** Input for this task follows **
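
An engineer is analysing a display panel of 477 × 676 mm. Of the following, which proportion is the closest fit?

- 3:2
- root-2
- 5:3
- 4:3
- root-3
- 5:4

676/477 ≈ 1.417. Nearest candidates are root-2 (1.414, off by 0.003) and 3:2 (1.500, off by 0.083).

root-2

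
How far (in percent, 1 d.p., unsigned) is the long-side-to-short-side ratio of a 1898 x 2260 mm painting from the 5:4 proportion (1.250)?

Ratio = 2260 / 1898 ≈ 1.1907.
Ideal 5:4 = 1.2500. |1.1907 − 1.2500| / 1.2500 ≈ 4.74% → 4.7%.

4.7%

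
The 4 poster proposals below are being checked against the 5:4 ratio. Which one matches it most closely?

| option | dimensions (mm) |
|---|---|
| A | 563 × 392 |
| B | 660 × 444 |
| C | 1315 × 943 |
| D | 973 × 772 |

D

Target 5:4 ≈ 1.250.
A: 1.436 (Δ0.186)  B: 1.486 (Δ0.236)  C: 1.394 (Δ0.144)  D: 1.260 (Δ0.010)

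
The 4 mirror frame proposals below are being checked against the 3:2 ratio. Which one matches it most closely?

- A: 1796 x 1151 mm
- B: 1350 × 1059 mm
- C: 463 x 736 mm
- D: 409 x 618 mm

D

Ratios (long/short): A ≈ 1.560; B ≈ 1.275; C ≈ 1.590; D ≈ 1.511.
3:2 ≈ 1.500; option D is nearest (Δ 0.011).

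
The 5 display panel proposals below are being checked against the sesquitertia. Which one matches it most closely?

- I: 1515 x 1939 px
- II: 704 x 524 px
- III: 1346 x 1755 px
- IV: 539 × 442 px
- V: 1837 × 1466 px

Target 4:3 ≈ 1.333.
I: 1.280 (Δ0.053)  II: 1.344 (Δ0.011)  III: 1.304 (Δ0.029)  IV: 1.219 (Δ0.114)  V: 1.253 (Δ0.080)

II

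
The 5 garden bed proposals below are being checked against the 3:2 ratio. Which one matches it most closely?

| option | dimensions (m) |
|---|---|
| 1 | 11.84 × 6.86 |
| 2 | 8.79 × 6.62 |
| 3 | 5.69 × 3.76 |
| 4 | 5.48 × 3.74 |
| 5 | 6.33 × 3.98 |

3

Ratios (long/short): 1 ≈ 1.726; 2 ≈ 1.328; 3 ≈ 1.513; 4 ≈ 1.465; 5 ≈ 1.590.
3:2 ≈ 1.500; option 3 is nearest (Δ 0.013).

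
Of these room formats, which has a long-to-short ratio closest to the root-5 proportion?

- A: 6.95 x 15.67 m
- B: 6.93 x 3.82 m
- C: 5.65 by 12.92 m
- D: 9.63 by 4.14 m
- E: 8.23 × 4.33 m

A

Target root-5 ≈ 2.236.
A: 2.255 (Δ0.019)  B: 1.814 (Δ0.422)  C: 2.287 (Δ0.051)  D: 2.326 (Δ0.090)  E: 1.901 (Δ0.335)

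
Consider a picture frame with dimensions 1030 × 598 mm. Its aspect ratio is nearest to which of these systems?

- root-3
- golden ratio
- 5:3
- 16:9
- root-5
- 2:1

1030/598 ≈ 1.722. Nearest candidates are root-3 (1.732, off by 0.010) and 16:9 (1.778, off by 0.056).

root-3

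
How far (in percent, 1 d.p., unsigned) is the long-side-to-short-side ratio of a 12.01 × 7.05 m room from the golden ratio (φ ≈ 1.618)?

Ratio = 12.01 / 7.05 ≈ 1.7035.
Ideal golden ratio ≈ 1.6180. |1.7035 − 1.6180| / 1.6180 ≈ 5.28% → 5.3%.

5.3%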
** End of Input for this task **
** Input for this task follows **
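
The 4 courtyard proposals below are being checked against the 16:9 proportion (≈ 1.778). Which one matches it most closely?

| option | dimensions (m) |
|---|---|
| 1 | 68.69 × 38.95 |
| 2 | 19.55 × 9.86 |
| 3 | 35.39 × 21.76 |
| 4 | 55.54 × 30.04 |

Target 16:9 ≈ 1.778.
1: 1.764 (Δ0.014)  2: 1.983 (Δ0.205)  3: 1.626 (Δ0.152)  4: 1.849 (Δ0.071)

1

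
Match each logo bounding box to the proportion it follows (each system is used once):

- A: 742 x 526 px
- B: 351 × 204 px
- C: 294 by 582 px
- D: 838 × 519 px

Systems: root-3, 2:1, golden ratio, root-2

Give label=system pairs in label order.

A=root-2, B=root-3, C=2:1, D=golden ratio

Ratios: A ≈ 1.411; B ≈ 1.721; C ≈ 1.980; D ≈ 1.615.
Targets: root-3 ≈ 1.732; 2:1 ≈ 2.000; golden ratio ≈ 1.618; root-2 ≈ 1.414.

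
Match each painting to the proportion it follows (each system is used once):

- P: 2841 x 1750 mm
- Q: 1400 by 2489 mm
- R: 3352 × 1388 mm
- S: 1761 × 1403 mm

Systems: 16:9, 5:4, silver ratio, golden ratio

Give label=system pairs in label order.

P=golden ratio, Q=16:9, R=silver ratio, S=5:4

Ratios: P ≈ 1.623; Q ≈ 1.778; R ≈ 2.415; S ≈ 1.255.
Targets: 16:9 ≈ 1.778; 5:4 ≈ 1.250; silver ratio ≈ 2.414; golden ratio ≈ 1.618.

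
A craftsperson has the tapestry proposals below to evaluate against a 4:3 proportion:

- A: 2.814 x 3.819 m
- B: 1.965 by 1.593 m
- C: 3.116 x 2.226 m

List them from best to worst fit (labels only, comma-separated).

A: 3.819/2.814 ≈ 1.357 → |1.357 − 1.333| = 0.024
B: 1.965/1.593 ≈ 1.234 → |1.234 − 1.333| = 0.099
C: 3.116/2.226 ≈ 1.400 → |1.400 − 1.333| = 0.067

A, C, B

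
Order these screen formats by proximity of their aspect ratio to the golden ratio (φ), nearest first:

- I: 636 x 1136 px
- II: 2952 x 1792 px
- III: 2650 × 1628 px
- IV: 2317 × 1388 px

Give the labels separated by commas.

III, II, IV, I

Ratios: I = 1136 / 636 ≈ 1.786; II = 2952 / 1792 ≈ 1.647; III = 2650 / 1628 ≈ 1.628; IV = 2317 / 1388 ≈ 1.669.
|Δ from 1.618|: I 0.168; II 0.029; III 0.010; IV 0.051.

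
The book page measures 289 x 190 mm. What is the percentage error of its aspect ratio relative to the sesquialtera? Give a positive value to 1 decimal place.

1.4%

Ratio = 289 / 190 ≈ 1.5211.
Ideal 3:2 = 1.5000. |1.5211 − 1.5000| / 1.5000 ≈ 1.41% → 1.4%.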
** End of Input for this task **
** Input for this task follows **
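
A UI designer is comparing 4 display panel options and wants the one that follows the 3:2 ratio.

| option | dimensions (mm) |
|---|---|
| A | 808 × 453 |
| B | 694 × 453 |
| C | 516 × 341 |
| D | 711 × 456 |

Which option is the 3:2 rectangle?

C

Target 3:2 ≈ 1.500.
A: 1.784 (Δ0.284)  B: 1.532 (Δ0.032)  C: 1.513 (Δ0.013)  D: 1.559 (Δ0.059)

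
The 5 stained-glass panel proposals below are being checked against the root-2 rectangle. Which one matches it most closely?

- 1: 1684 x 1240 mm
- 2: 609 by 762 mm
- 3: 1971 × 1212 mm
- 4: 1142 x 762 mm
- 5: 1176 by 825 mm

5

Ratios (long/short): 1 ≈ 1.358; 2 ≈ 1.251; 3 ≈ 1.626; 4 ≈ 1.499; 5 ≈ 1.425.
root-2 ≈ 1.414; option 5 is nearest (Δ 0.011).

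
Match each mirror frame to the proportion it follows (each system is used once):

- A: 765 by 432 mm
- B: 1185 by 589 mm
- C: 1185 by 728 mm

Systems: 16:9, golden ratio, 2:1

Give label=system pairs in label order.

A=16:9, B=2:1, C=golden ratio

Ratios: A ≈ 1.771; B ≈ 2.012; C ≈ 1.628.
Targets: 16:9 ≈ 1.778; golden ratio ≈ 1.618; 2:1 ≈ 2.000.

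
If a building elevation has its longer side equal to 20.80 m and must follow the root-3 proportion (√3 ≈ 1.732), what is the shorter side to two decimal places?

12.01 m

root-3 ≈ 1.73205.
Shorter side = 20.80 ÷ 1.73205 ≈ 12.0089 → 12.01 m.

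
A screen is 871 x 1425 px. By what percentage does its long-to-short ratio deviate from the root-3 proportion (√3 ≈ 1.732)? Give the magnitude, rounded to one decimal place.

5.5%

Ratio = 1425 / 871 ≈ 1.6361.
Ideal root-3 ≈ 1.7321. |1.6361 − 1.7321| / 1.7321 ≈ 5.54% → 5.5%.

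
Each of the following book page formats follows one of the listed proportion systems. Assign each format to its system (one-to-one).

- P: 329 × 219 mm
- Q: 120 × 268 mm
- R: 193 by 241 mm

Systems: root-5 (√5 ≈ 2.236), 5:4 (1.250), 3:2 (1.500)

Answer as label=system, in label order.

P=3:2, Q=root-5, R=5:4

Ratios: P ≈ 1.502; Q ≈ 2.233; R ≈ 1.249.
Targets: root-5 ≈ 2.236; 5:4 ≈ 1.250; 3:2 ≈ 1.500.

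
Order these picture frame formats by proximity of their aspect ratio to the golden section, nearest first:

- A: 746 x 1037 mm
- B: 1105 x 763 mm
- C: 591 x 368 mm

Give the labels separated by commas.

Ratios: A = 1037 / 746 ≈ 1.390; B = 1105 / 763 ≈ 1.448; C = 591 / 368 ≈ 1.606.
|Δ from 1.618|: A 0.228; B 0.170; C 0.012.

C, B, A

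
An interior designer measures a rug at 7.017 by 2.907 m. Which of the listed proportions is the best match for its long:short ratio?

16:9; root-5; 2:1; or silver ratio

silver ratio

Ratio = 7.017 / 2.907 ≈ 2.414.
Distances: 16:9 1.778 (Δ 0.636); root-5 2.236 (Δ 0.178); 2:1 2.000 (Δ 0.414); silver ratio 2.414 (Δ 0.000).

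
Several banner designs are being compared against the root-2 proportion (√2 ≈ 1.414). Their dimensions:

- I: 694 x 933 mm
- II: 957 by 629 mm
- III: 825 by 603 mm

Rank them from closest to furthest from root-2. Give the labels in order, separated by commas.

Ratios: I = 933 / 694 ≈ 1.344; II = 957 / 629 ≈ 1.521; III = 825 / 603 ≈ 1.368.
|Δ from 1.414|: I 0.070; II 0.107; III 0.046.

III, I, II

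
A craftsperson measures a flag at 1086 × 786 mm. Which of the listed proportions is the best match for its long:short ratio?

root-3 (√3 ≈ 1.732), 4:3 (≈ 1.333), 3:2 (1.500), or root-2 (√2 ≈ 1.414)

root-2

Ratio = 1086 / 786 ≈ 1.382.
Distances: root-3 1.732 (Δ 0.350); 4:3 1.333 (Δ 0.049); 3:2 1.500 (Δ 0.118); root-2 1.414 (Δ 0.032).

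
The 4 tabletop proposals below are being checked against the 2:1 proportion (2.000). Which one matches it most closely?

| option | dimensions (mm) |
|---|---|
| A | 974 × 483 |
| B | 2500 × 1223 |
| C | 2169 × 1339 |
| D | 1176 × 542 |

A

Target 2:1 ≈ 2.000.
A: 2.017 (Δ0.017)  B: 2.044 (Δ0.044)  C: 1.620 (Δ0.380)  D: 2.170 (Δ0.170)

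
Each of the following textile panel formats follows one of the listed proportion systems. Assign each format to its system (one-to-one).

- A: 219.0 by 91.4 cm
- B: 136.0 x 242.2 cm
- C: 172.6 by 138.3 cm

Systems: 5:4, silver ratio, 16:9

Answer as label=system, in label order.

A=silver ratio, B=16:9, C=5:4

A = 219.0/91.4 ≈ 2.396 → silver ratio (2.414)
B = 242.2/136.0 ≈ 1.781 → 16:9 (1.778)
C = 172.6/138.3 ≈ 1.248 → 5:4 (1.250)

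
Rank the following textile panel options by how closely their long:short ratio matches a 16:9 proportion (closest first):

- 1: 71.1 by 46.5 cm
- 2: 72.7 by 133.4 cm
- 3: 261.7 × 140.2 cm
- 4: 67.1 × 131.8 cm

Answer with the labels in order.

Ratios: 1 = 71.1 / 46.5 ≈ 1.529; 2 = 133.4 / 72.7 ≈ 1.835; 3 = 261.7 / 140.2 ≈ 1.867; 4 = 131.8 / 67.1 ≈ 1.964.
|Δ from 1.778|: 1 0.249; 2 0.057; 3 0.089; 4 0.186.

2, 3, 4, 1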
** End of Input for this task **
> [Exercise] Copy out the range of lines above starting at the line with "An engineer is" and ending at the line with "- C: 463 x 736 mm", exactly and including both.

> [Task answer]
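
An engineer is analysing a display panel of 477 × 676 mm. Of the following, which proportion is the closest fit?

- 3:2
- root-2
- 5:3
- 4:3
- root-3
- 5:4

676/477 ≈ 1.417. Nearest candidates are root-2 (1.414, off by 0.003) and 3:2 (1.500, off by 0.083).

root-2

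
How far (in percent, 1 d.p., unsigned) is the long-side-to-short-side ratio of a 1898 x 2260 mm painting from the 5:4 proportion (1.250)?

Ratio = 2260 / 1898 ≈ 1.1907.
Ideal 5:4 = 1.2500. |1.1907 − 1.2500| / 1.2500 ≈ 4.74% → 4.7%.

4.7%

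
The 4 poster proposals below are being checked against the 5:4 ratio. Which one matches it most closely?

| option | dimensions (mm) |
|---|---|
| A | 563 × 392 |
| B | 660 × 444 |
| C | 1315 × 943 |
| D | 973 × 772 |

D

Target 5:4 ≈ 1.250.
A: 1.436 (Δ0.186)  B: 1.486 (Δ0.236)  C: 1.394 (Δ0.144)  D: 1.260 (Δ0.010)

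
The 4 mirror frame proposals below are being checked against the 3:2 ratio. Which one matches it most closely?

- A: 1796 x 1151 mm
- B: 1350 × 1059 mm
- C: 463 x 736 mm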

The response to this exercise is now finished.